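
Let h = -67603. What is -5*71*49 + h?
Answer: -84998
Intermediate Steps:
-5*71*49 + h = -5*71*49 - 67603 = -355*49 - 67603 = -17395 - 67603 = -84998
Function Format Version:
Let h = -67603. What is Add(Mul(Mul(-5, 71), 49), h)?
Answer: -84998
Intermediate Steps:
Add(Mul(Mul(-5, 71), 49), h) = Add(Mul(Mul(-5, 71), 49), -67603) = Add(Mul(-355, 49), -67603) = Add(-17395, -67603) = -84998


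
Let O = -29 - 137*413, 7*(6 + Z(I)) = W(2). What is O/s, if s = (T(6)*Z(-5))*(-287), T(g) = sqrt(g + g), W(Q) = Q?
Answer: -1887*sqrt(3)/328 ≈ -9.9646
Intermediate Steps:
Z(I) = -40/7 (Z(I) = -6 + (1/7)*2 = -6 + 2/7 = -40/7)
T(g) = sqrt(2)*sqrt(g) (T(g) = sqrt(2*g) = sqrt(2)*sqrt(g))
s = 3280*sqrt(3) (s = ((sqrt(2)*sqrt(6))*(-40/7))*(-287) = ((2*sqrt(3))*(-40/7))*(-287) = -80*sqrt(3)/7*(-287) = 3280*sqrt(3) ≈ 5681.1)
O = -56610 (O = -29 - 56581 = -56610)
O/s = -56610*sqrt(3)/9840 = -1887*sqrt(3)/328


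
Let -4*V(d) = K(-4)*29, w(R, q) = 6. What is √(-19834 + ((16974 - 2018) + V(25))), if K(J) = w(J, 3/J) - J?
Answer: I*√19802/2 ≈ 70.36*I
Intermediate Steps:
K(J) = 6 - J
V(d) = -145/2 (V(d) = -(6 - 1*(-4))*29/4 = -(6 + 4)*29/4 = -5*29/2 = -¼*290 = -145/2)
√(-19834 + ((16974 - 2018) + V(25))) = √(-19834 + ((16974 - 2018) - 145/2)) = √(-19834 + (14956 - 145/2)) = √(-19834 + 29767/2) = √(-9901/2) = I*√19802/2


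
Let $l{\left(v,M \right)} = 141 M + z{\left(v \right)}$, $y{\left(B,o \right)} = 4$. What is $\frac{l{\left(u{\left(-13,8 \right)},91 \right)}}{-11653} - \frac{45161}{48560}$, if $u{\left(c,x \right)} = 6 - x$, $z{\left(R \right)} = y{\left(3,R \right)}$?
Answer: $- \frac{1149528733}{565869680} \approx -2.0314$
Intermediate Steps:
$z{\left(R \right)} = 4$
$l{\left(v,M \right)} = 4 + 141 M$ ($l{\left(v,M \right)} = 141 M + 4 = 4 + 141 M$)
$\frac{l{\left(u{\left(-13,8 \right)},91 \right)}}{-11653} - \frac{45161}{48560} = \frac{4 + 141 \cdot 91}{-11653} - \frac{45161}{48560} = \left(4 + 12831\right) \left(- \frac{1}{11653}\right) - \frac{45161}{48560} = 12835 \left(- \frac{1}{11653}\right) - \frac{45161}{48560} = - \frac{12835}{11653} - \frac{45161}{48560} = - \frac{1149528733}{565869680}$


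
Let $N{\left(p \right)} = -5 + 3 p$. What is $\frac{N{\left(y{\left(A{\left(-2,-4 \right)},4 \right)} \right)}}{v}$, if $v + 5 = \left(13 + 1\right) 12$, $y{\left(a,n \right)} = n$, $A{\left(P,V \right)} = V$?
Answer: $\frac{7}{163} \approx 0.042945$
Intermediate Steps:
$v = 163$ ($v = -5 + \left(13 + 1\right) 12 = -5 + 14 \cdot 12 = -5 + 168 = 163$)
$\frac{N{\left(y{\left(A{\left(-2,-4 \right)},4 \right)} \right)}}{v} = \frac{-5 + 3 \cdot 4}{163} = \left(-5 + 12\right) \frac{1}{163} = 7 \cdot \frac{1}{163} = \frac{7}{163}$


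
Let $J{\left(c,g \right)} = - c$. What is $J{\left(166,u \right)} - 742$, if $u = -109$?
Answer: $-908$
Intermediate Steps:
$J{\left(166,u \right)} - 742 = \left(-1\right) 166 - 742 = -166 - 742 = -908$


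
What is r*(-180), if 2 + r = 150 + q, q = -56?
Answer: -16560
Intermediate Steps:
r = 92 (r = -2 + (150 - 56) = -2 + 94 = 92)
r*(-180) = 92*(-180) = -16560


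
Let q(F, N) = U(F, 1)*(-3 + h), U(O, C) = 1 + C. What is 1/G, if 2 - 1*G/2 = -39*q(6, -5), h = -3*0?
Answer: -1/464 ≈ -0.0021552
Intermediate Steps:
h = 0
q(F, N) = -6 (q(F, N) = (1 + 1)*(-3 + 0) = 2*(-3) = -6)
G = -464 (G = 4 - (-2)*39*(-6) = 4 - (-2)*(-234) = 4 - 2*234 = 4 - 468 = -464)
1/G = 1/(-464) = -1/464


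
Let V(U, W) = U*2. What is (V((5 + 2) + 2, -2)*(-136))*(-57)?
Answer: 139536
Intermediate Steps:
V(U, W) = 2*U
(V((5 + 2) + 2, -2)*(-136))*(-57) = ((2*((5 + 2) + 2))*(-136))*(-57) = ((2*(7 + 2))*(-136))*(-57) = ((2*9)*(-136))*(-57) = (18*(-136))*(-57) = -2448*(-57) = 139536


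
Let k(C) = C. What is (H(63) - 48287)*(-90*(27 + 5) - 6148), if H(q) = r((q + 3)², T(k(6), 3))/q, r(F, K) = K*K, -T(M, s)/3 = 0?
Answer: 435935036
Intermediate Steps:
T(M, s) = 0 (T(M, s) = -3*0 = 0)
r(F, K) = K²
H(q) = 0 (H(q) = 0²/q = 0/q = 0)
(H(63) - 48287)*(-90*(27 + 5) - 6148) = (0 - 48287)*(-90*(27 + 5) - 6148) = -48287*(-90*32 - 6148) = -48287*(-2880 - 6148) = -48287*(-9028) = 435935036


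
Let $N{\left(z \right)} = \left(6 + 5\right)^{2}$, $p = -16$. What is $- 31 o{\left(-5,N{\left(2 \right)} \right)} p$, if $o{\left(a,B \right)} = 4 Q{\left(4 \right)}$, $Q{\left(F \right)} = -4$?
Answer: $-7936$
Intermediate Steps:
$N{\left(z \right)} = 121$ ($N{\left(z \right)} = 11^{2} = 121$)
$o{\left(a,B \right)} = -16$ ($o{\left(a,B \right)} = 4 \left(-4\right) = -16$)
$- 31 o{\left(-5,N{\left(2 \right)} \right)} p = \left(-31\right) \left(-16\right) \left(-16\right) = 496 \left(-16\right) = -7936$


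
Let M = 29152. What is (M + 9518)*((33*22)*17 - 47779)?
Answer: -1370348790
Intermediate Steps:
(M + 9518)*((33*22)*17 - 47779) = (29152 + 9518)*((33*22)*17 - 47779) = 38670*(726*17 - 47779) = 38670*(12342 - 47779) = 38670*(-35437) = -1370348790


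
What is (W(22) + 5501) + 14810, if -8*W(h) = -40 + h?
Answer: 81253/4 ≈ 20313.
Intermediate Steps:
W(h) = 5 - h/8 (W(h) = -(-40 + h)/8 = 5 - h/8)
(W(22) + 5501) + 14810 = ((5 - ⅛*22) + 5501) + 14810 = ((5 - 11/4) + 5501) + 14810 = (9/4 + 5501) + 14810 = 22013/4 + 14810 = 81253/4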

──────────

§ Task objective: Please repeat each entry exactly as written.

§ Response box:
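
Let h = -67603. What is -5*71*49 + h?
Answer: -84998
Intermediate Steps:
-5*71*49 + h = -5*71*49 - 67603 = -355*49 - 67603 = -17395 - 67603 = -84998
Function Format Version:
Let h = -67603. What is Add(Mul(Mul(-5, 71), 49), h)?
Answer: -84998
Intermediate Steps:
Add(Mul(Mul(-5, 71), 49), h) = Add(Mul(Mul(-5, 71), 49), -67603) = Add(Mul(-355, 49), -67603) = Add(-17395, -67603) = -84998


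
Let O = -29 - 137*413, 7*(6 + Z(I)) = W(2). What is O/s, if s = (T(6)*Z(-5))*(-287), T(g) = sqrt(g + g), W(Q) = Q?
Answer: -1887*sqrt(3)/328 ≈ -9.9646
Intermediate Steps:
Z(I) = -40/7 (Z(I) = -6 + (1/7)*2 = -6 + 2/7 = -40/7)
T(g) = sqrt(2)*sqrt(g) (T(g) = sqrt(2*g) = sqrt(2)*sqrt(g))
s = 3280*sqrt(3) (s = ((sqrt(2)*sqrt(6))*(-40/7))*(-287) = ((2*sqrt(3))*(-40/7))*(-287) = -80*sqrt(3)/7*(-287) = 3280*sqrt(3) ≈ 5681.1)
O = -56610 (O = -29 - 56581 = -56610)
O/s = -56610*sqrt(3)/9840 = -1887*sqrt(3)/328


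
Let -4*V(d) = K(-4)*29, w(R, q) = 6. What is √(-19834 + ((16974 - 2018) + V(25))), if K(J) = w(J, 3/J) - J?
Answer: I*√19802/2 ≈ 70.36*I
Intermediate Steps:
K(J) = 6 - J
V(d) = -145/2 (V(d) = -(6 - 1*(-4))*29/4 = -(6 + 4)*29/4 = -5*29/2 = -¼*290 = -145/2)
√(-19834 + ((16974 - 2018) + V(25))) = √(-19834 + ((16974 - 2018) - 145/2)) = √(-19834 + (14956 - 145/2)) = √(-19834 + 29767/2) = √(-9901/2) = I*√19802/2


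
Let $l{\left(v,M \right)} = 141 M + z{\left(v \right)}$, $y{\left(B,o \right)} = 4$. What is $\frac{l{\left(u{\left(-13,8 \right)},91 \right)}}{-11653} - \frac{45161}{48560}$, if $u{\left(c,x \right)} = 6 - x$, $z{\left(R \right)} = y{\left(3,R \right)}$?
Answer: $- \frac{1149528733}{565869680} \approx -2.0314$
Intermediate Steps:
$z{\left(R \right)} = 4$
$l{\left(v,M \right)} = 4 + 141 M$ ($l{\left(v,M \right)} = 141 M + 4 = 4 + 141 M$)
$\frac{l{\left(u{\left(-13,8 \right)},91 \right)}}{-11653} - \frac{45161}{48560} = \frac{4 + 141 \cdot 91}{-11653} - \frac{45161}{48560} = \left(4 + 12831\right) \left(- \frac{1}{11653}\right) - \frac{45161}{48560} = 12835 \left(- \frac{1}{11653}\right) - \frac{45161}{48560} = - \frac{12835}{11653} - \frac{45161}{48560} = - \frac{1149528733}{565869680}$


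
Let $N{\left(p \right)} = -5 + 3 p$. What is $\frac{N{\left(y{\left(A{\left(-2,-4 \right)},4 \right)} \right)}}{v}$, if $v + 5 = \left(13 + 1\right) 12$, $y{\left(a,n \right)} = n$, $A{\left(P,V \right)} = V$?
Answer: $\frac{7}{163} \approx 0.042945$
Intermediate Steps:
$v = 163$ ($v = -5 + \left(13 + 1\right) 12 = -5 + 14 \cdot 12 = -5 + 168 = 163$)
$\frac{N{\left(y{\left(A{\left(-2,-4 \right)},4 \right)} \right)}}{v} = \frac{-5 + 3 \cdot 4}{163} = \left(-5 + 12\right) \frac{1}{163} = 7 \cdot \frac{1}{163} = \frac{7}{163}$


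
Let $J{\left(c,g \right)} = - c$. What is $J{\left(166,u \right)} - 742$, if $u = -109$?
Answer: $-908$
Intermediate Steps:
$J{\left(166,u \right)} - 742 = \left(-1\right) 166 - 742 = -166 - 742 = -908$


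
What is r*(-180), if 2 + r = 150 + q, q = -56?
Answer: -16560
Intermediate Steps:
r = 92 (r = -2 + (150 - 56) = -2 + 94 = 92)
r*(-180) = 92*(-180) = -16560


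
Let q(F, N) = U(F, 1)*(-3 + h), U(O, C) = 1 + C. What is 1/G, if 2 - 1*G/2 = -39*q(6, -5), h = -3*0?
Answer: -1/464 ≈ -0.0021552
Intermediate Steps:
h = 0
q(F, N) = -6 (q(F, N) = (1 + 1)*(-3 + 0) = 2*(-3) = -6)
G = -464 (G = 4 - (-2)*39*(-6) = 4 - (-2)*(-234) = 4 - 2*234 = 4 - 468 = -464)
1/G = 1/(-464) = -1/464


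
Let V(U, W) = U*2. What is (V((5 + 2) + 2, -2)*(-136))*(-57)?
Answer: 139536
Intermediate Steps:
V(U, W) = 2*U
(V((5 + 2) + 2, -2)*(-136))*(-57) = ((2*((5 + 2) + 2))*(-136))*(-57) = ((2*(7 + 2))*(-136))*(-57) = ((2*9)*(-136))*(-57) = (18*(-136))*(-57) = -2448*(-57) = 139536


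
Let k(C) = C. What is (H(63) - 48287)*(-90*(27 + 5) - 6148), if H(q) = r((q + 3)², T(k(6), 3))/q, r(F, K) = K*K, -T(M, s)/3 = 0?
Answer: 435935036
Intermediate Steps:
T(M, s) = 0 (T(M, s) = -3*0 = 0)
r(F, K) = K²
H(q) = 0 (H(q) = 0²/q = 0/q = 0)
(H(63) - 48287)*(-90*(27 + 5) - 6148) = (0 - 48287)*(-90*(27 + 5) - 6148) = -48287*(-90*32 - 6148) = -48287*(-2880 - 6148) = -48287*(-9028) = 435935036


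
Let $N{\left(z \right)} = \left(6 + 5\right)^{2}$, $p = -16$. What is $- 31 o{\left(-5,N{\left(2 \right)} \right)} p$, if $o{\left(a,B \right)} = 4 Q{\left(4 \right)}$, $Q{\left(F \right)} = -4$?
Answer: $-7936$
Intermediate Steps:
$N{\left(z \right)} = 121$ ($N{\left(z \right)} = 11^{2} = 121$)
$o{\left(a,B \right)} = -16$ ($o{\left(a,B \right)} = 4 \left(-4\right) = -16$)
$- 31 o{\left(-5,N{\left(2 \right)} \right)} p = \left(-31\right) \left(-16\right) \left(-16\right) = 496 \left(-16\right) = -7936$


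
Let M = 29152. What is (M + 9518)*((33*22)*17 - 47779)?
Answer: -1370348790
Intermediate Steps:
(M + 9518)*((33*22)*17 - 47779) = (29152 + 9518)*((33*22)*17 - 47779) = 38670*(726*17 - 47779) = 38670*(12342 - 47779) = 38670*(-35437) = -1370348790


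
What is (W(22) + 5501) + 14810, if -8*W(h) = -40 + h?
Answer: 81253/4 ≈ 20313.
Intermediate Steps:
W(h) = 5 - h/8 (W(h) = -(-40 + h)/8 = 5 - h/8)
(W(22) + 5501) + 14810 = ((5 - ⅛*22) + 5501) + 14810 = ((5 - 11/4) + 5501) + 14810 = (9/4 + 5501) + 14810 = 22013/4 + 14810 = 81253/4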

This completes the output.